===== Data records
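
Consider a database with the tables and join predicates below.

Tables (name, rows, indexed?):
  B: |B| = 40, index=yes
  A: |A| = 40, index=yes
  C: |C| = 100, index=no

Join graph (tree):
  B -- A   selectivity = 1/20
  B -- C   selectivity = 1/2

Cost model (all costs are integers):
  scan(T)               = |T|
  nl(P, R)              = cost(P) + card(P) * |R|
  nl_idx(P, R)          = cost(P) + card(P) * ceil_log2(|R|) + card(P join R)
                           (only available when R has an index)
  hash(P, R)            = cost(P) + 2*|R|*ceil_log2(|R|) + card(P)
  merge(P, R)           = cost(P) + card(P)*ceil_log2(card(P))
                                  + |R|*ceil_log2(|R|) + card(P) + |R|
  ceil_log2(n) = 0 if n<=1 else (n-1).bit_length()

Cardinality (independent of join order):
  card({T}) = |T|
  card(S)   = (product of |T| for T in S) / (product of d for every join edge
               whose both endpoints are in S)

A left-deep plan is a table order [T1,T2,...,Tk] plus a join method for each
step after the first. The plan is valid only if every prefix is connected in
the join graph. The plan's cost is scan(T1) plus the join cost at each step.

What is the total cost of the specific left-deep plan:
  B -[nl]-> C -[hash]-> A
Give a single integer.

step 1: scan B: cost=40, card=40
step 2: join C via nl
    card(P join C) = 40*100/(2) = 2000
    cost = 40 + 40*100 = 4040
step 3: join A via hash
    card(P join A) = 2000*40/(20) = 4000
    cost = 4040 + 2*40*6 + 2000 = 6520

6520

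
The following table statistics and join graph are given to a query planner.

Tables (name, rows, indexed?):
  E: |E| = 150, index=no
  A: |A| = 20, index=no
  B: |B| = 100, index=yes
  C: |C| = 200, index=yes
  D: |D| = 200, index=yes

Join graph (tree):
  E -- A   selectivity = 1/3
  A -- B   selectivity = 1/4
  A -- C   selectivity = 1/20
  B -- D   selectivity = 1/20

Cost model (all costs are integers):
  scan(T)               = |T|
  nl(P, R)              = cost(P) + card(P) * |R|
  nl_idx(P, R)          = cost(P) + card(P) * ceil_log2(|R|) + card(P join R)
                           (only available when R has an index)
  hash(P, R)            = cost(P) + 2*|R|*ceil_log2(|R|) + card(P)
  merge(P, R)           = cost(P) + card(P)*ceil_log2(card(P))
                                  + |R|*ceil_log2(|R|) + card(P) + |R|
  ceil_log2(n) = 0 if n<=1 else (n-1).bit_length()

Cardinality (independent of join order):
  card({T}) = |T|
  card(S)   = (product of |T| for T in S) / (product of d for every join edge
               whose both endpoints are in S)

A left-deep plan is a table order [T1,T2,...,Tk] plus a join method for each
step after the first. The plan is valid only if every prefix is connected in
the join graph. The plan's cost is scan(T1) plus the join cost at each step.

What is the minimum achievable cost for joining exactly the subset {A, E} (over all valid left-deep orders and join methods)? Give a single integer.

500

Selinger DP over subsets of {A,E}:
  {E}: scan cost=150, card=150
  {A}: scan cost=20, card=20
  {AE}: card=1000; try (A,hash)→500, (E,merge)→1490, (A,merge)→1620, (E,hash)→2440, (E,nl)→3020, (A,nl)→3150; best=500 via (A,hash)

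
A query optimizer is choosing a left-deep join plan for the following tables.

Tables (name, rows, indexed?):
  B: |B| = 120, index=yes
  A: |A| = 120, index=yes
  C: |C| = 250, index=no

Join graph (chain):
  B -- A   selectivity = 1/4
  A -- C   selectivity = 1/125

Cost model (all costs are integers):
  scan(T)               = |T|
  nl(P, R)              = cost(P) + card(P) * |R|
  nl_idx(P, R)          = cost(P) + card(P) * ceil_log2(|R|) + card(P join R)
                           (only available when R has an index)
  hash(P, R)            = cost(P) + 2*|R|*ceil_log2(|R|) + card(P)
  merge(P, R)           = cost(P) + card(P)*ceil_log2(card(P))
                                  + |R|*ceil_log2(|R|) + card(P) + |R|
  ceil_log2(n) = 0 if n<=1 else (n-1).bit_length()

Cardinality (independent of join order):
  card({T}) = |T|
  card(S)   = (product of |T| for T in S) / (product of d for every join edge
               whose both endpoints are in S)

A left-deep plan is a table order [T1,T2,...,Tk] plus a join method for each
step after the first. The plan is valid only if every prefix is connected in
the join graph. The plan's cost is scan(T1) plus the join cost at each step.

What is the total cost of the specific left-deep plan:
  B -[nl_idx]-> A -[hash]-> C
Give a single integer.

step 1: scan B: cost=120, card=120
step 2: join A via nl_idx
    card(P join A) = 120*120/(4) = 3600
    cost = 120 + 120*7 + 3600 = 4560
step 3: join C via hash
    card(P join C) = 3600*250/(125) = 7200
    cost = 4560 + 2*250*8 + 3600 = 12160

12160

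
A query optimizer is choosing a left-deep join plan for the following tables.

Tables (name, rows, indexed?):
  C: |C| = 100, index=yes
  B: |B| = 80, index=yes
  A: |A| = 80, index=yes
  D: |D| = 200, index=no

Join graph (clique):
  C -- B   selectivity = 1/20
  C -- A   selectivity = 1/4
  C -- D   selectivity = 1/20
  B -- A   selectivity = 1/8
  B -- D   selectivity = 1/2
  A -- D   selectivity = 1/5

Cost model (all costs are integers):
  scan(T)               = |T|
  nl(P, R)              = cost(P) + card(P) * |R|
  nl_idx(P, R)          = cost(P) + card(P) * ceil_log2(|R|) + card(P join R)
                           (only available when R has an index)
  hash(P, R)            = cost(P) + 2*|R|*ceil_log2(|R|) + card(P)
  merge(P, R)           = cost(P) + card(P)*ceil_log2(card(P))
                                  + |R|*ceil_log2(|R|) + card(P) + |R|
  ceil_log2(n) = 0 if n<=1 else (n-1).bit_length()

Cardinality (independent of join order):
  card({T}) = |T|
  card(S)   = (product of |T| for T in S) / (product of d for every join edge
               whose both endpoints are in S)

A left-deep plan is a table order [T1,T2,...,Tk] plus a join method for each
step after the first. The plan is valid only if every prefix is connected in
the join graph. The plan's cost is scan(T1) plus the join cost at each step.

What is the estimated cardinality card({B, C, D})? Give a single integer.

2000

Tables in S: B(80), C(100), D(200)
Edges inside S: C-B(d=20), C-D(d=20), B-D(d=2)
numerator = 80 * 100 * 200 = 1600000
denominator = 20 * 20 * 2 = 800
card(S) = 1600000 / 800 = 2000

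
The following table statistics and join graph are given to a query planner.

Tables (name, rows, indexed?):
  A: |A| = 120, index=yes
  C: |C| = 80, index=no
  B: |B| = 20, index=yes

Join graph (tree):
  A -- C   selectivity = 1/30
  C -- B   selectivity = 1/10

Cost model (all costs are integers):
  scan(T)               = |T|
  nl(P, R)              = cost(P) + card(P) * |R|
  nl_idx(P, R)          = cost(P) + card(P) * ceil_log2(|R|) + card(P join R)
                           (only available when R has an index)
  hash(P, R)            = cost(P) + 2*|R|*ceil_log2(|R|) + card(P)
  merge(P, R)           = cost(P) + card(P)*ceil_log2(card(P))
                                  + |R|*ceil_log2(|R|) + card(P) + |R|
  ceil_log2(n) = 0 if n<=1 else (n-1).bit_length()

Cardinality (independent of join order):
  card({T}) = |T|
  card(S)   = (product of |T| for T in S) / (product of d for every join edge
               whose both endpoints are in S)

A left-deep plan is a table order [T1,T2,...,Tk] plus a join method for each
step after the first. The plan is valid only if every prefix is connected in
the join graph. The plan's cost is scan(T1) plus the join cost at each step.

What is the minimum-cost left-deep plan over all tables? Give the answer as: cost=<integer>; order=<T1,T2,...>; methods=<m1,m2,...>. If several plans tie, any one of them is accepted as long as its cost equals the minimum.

Selinger DP (subsets sized 1..n):
  {A}: scan cost=120, card=120
  {C}: scan cost=80, card=80
  {B}: scan cost=20, card=20
  {AC}: card=320; try (A,nl_idx)→960, (C,hash)→1360, (A,merge)→1680, (C,merge)→1720, (A,hash)→1840, (A,nl)→9680 …(+1); best=960 via (A,nl_idx)
  {BC}: card=160; try (B,hash)→360, (B,nl_idx)→640, (C,merge)→780, (B,merge)→840, (C,hash)→1160, (C,nl)→1620 …(+1); best=360 via (B,hash)
  {ABC}: card=640; try (B,hash)→1480, (A,nl_idx)→2120, (A,hash)→2200, (A,merge)→2760, (B,nl_idx)→3200, (B,merge)→4280 …(+2); best=1480 via (B,hash)

cost=1480; order=C,A,B; methods=nl_idx,hash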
==========
* **What the task requires**: Only the lines from the one holding "What is the minimum-cost" to the end of the entries above belong in the answer, each copied exactly.

* **Answer area**:
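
What is the minimum-cost left-deep plan over all tables? Give the answer as: cost=<integer>; order=<T1,T2,...>; methods=<m1,m2,...>. If several plans tie, any one of them is accepted as long as its cost equals the minimum.

Selinger DP (subsets sized 1..n):
  {A}: scan cost=120, card=120
  {C}: scan cost=80, card=80
  {B}: scan cost=20, card=20
  {AC}: card=320; try (A,nl_idx)→960, (C,hash)→1360, (A,merge)→1680, (C,merge)→1720, (A,hash)→1840, (A,nl)→9680 …(+1); best=960 via (A,nl_idx)
  {BC}: card=160; try (B,hash)→360, (B,nl_idx)→640, (C,merge)→780, (B,merge)→840, (C,hash)→1160, (C,nl)→1620 …(+1); best=360 via (B,hash)
  {ABC}: card=640; try (B,hash)→1480, (A,nl_idx)→2120, (A,hash)→2200, (A,merge)→2760, (B,nl_idx)→3200, (B,merge)→4280 …(+2); best=1480 via (B,hash)

cost=1480; order=C,A,B; methods=nl_idx,hash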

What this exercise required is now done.